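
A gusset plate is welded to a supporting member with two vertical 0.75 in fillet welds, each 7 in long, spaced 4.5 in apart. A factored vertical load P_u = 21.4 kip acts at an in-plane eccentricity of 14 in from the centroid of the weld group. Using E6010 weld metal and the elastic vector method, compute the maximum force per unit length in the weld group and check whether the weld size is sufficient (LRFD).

f_max ≈ 10.6 kip/in; adequate

E60XX → F_EXX = 60 ksi.
Total weld length L_w = 14 in. Treat welds as unit-width lines.
Polar moment about centroid: J = 2[d³/12 + d(b/2)²] = 2[7³/12 + 7×2.25²] = 128 in³.
Direct shear f_v = P/L_w = 21.4 / 14 = 1.529 kip/in (vertical).
Torsion M = P·e = 21.4 × 14 = 299.6 kip·in.
Critical point at (x, y) = (2.25, 3.5) from centroid. f_tx = M·y/J = 8.19 kip/in; f_ty = M·x/J = 5.265 kip/in.
Resultant f_max = √[f_tx² + (f_v + f_ty)²] = √[8.19² + (1.529 + 5.265)²] = 10.64 kip/in.
Capacity per unit length: φr_n = 0.75 × 0.6 × 60 × (0.707 × 0.75) = 14.32 kip/in.
10.64 ≤ 14.32 → adequate.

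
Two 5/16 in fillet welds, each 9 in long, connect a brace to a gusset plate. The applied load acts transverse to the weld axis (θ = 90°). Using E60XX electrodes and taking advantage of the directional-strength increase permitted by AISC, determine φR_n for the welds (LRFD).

φR_n ≈ 161 kip

E60XX → F_EXX = 60 ksi.
t_e = 0.707 × 0.3125 = 0.2209 in; A_we = 0.2209 × 18 = 3.977 in².
Directional factor: 1.0 + 0.5 sin^1.5(90°) = 1.5.
F_nw = 0.6 × 60 × 1.5 = 54 ksi.
φR_n = 0.75 × 54 × 3.977 = 161.1 kip.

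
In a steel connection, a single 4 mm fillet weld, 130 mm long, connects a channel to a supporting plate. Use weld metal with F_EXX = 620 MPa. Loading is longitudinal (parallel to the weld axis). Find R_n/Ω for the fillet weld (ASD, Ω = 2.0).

Effective throat t_e = 0.707 × 4 = 2.828 mm.
Total length L = 130 mm; A_we = 2.828 × 130 = 367.6 mm².
F_nw = 0.6 F_EXX = 0.6 × 620 = 372 MPa.
R_n = 372 × 367.6 × 10⁻³ = 136.8 kN; R_n/Ω = 136.8/2.0 = 68.38 kN.

R_n/Ω ≈ 68.4 kN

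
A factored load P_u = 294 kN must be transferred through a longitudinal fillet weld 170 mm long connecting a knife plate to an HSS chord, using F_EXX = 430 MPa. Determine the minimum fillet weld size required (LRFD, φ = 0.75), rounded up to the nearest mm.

Total weld length L = 170 mm.
Required throat t_e = P_u / (φ × 0.6 F_EXX × L) = 294 / (0.75 × 0.6 × 430 × 170 × 10⁻³) = 8.938 mm.
Required leg w = t_e / 0.707 = 12.64 mm → use 13 mm.

w = 13 mm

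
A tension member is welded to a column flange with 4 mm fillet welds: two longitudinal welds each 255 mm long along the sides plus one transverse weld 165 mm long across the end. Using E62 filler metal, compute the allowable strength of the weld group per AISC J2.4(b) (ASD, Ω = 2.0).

R_n/Ω ≈ 358 kN

E62XX → F_EXX = 620 MPa.
t_e = 0.707 × 4 = 2.828 mm.
R_nwl = 0.6 × 620 × 2.828 × 510 × 10⁻³ = 536.5 kN (longitudinal, 2 welds).
R_nwt = 0.6 × 620 × 2.828 × 165 × 10⁻³ = 173.6 kN (transverse, base value).
(i) R_nwl + R_nwt = 710.1 kN; (ii) 0.85 R_nwl + 1.5 R_nwt = 716.4 kN.
R_n = max = 716.4 kN [governs: (ii)]; R_n/Ω = 358.2 kN.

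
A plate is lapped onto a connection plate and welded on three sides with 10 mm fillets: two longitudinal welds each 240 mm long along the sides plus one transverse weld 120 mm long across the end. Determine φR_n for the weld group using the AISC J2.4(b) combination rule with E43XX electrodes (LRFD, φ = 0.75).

E43XX → F_EXX = 430 MPa.
t_e = 0.707 × 10 = 7.07 mm.
R_nwl = 0.6 × 430 × 7.07 × 480 × 10⁻³ = 875.5 kN (longitudinal, 2 welds).
R_nwt = 0.6 × 430 × 7.07 × 120 × 10⁻³ = 218.9 kN (transverse, base value).
(i) R_nwl + R_nwt = 1094 kN; (ii) 0.85 R_nwl + 1.5 R_nwt = 1073 kN.
R_n = max = 1094 kN [governs: (i)]; φR_n = 820.8 kN.

φR_n ≈ 821 kN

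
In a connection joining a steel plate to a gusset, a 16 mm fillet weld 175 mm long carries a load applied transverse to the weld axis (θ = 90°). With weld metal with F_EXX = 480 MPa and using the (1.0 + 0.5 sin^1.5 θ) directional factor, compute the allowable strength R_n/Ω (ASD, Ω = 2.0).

t_e = 0.707 × 16 = 11.31 mm; A_we = 11.31 × 175 = 1980 mm².
Directional factor: 1.0 + 0.5 sin^1.5(90°) = 1.5.
F_nw = 0.6 × 480 × 1.5 = 432 MPa.
R_n/Ω = (432 × 1980) / 2.0 × 10⁻³ = 427.6 kN.

R_n/Ω ≈ 428 kN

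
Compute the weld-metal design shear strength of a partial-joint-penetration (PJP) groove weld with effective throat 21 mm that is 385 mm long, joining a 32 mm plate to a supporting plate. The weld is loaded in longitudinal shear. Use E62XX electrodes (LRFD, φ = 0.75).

E62XX → F_EXX = 620 MPa.
Effective throat (given) t_e = 21 mm.
A_we = 21 × 385 = 8085 mm².
F_nw = 0.6 F_EXX = 372 MPa.
φR_n = 0.75 × 372 × 8085 × 10⁻³ = 2256 kN.

φR_n ≈ 2260 kN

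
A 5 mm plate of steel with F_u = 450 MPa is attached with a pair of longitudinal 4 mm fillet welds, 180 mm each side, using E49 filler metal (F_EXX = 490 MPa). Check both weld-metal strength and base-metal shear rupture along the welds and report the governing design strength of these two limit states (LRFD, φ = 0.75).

φR_n ≈ 224 kN (weld metal governs)

t_e = 0.707 × 4 = 2.828 mm; L = 360 mm.
Weld metal: φR_n = 0.75 × 0.6 × 490 × 2.828 × 360 × 10⁻³ = 224.5 kN.
Base metal (shear rupture): φR_n = 0.75 × 0.6 × 450 × 5 × 360 × 10⁻³ = 364.5 kN.
Governing: weld metal.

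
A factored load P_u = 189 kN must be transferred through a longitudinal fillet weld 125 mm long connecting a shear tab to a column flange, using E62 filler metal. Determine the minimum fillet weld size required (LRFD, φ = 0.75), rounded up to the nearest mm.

w = 8 mm

E62XX → F_EXX = 620 MPa.
Total weld length L = 125 mm.
Required throat t_e = P_u / (φ × 0.6 F_EXX × L) = 189 / (0.75 × 0.6 × 620 × 125 × 10⁻³) = 5.419 mm.
Required leg w = t_e / 0.707 = 7.665 mm → use 8 mm.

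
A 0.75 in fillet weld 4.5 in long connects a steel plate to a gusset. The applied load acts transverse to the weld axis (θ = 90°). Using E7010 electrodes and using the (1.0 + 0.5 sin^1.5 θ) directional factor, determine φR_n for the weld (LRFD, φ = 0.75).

E70XX → F_EXX = 70 ksi.
t_e = 0.707 × 0.75 = 0.5302 in; A_we = 0.5302 × 4.5 = 2.386 in².
Directional factor: 1.0 + 0.5 sin^1.5(90°) = 1.5.
F_nw = 0.6 × 70 × 1.5 = 63 ksi.
φR_n = 0.75 × 63 × 2.386 = 112.7 kips.

φR_n ≈ 113 kips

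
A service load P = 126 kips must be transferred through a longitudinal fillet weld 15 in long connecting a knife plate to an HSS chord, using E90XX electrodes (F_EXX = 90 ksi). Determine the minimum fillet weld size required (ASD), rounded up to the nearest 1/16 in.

Total weld length L = 15 in.
Required throat t_e = P × Ω / (0.6 F_EXX × L) = 126 × 2.0 / (0.6 × 90 × 15) = 0.3111 in.
Required leg w = t_e / 0.707 = 0.44 in → use 1/2 in.

w = 1/2 in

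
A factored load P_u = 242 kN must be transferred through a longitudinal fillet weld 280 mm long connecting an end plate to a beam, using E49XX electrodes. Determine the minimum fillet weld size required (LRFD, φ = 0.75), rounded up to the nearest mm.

E49XX → F_EXX = 490 MPa.
Total weld length L = 280 mm.
Required throat t_e = P_u / (φ × 0.6 F_EXX × L) = 242 / (0.75 × 0.6 × 490 × 280 × 10⁻³) = 3.92 mm.
Required leg w = t_e / 0.707 = 5.544 mm → use 6 mm.

w = 6 mm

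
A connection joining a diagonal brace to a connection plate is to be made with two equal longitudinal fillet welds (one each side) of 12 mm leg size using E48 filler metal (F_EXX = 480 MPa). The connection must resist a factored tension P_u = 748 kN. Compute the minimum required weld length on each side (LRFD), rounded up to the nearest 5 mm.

Throat t_e = 0.707 × 12 = 8.484 mm.
φr_n = 0.75 × 0.6 × 480 × 8.484 × 10⁻³ = 1.833 kN/mm.
L_req = P_u / φr_n = 748 / 1.833 = 408.2 mm total.
Per side: 408.2 / 2 = 204.1 mm.
Round up → use L = 205 mm on each side.

L = 205 mm on each side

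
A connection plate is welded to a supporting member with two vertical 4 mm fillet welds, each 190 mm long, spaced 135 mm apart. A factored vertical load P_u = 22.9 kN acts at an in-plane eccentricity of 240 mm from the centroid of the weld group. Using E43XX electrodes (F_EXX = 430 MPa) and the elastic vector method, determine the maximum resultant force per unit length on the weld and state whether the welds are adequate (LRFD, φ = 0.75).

Total weld length L_w = 380 mm. Treat welds as unit-width lines.
Polar moment about centroid: J = 2[d³/12 + d(b/2)²] = 2[190³/12 + 190×67.5²] = 2875000 mm³.
Direct shear f_v = P/L_w = 22.9×10³ / 380 = 60.26 N/mm (vertical).
Torsion M = P·e = 22.9×10³ × 240 = 5496000 N·mm.
Critical point at (x, y) = (67.5, 95) from centroid. f_tx = M·y/J = 181.6 N/mm; f_ty = M·x/J = 129.1 N/mm.
Resultant f_max = √[f_tx² + (f_v + f_ty)²] = √[181.6² + (60.26 + 129.1)²] = 262.4 N/mm.
Capacity per unit length: φr_n = 0.75 × 0.6 × 430 × (0.707 × 4) = 547.2 N/mm.
262.4 ≤ 547.2 → adequate.

f_max ≈ 262 N/mm; adequate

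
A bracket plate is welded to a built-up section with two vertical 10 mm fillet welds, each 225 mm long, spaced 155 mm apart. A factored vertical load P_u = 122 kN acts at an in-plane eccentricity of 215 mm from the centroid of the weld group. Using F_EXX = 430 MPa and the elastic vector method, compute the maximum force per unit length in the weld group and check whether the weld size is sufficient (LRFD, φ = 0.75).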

================================

All lines from the one containing "A connection plate is welded" to the end of the records, both ends included, should be printed exactly and on their own.

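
A connection plate is welded to a supporting member with two vertical 4 mm fillet welds, each 190 mm long, spaced 135 mm apart. A factored vertical load P_u = 22.9 kN acts at an in-plane eccentricity of 240 mm from the centroid of the weld group. Using E43XX electrodes (F_EXX = 430 MPa) and the elastic vector method, determine the maximum resultant force per unit length on the weld and state whether the welds are adequate (LRFD, φ = 0.75).

Total weld length L_w = 380 mm. Treat welds as unit-width lines.
Polar moment about centroid: J = 2[d³/12 + d(b/2)²] = 2[190³/12 + 190×67.5²] = 2875000 mm³.
Direct shear f_v = P/L_w = 22.9×10³ / 380 = 60.26 N/mm (vertical).
Torsion M = P·e = 22.9×10³ × 240 = 5496000 N·mm.
Critical point at (x, y) = (67.5, 95) from centroid. f_tx = M·y/J = 181.6 N/mm; f_ty = M·x/J = 129.1 N/mm.
Resultant f_max = √[f_tx² + (f_v + f_ty)²] = √[181.6² + (60.26 + 129.1)²] = 262.4 N/mm.
Capacity per unit length: φr_n = 0.75 × 0.6 × 430 × (0.707 × 4) = 547.2 N/mm.
262.4 ≤ 547.2 → adequate.

f_max ≈ 262 N/mm; adequate

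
A bracket plate is welded to a built-up section with two vertical 10 mm fillet welds, each 225 mm long, spaced 155 mm apart. A factored vertical load P_u = 122 kN acts at an in-plane eccentricity of 215 mm from the centroid of the weld group. Using F_EXX = 430 MPa and the elastic vector method, compute the maximum force per unit length in the weld group and check whether the weld size is sufficient (LRFD, φ = 0.75).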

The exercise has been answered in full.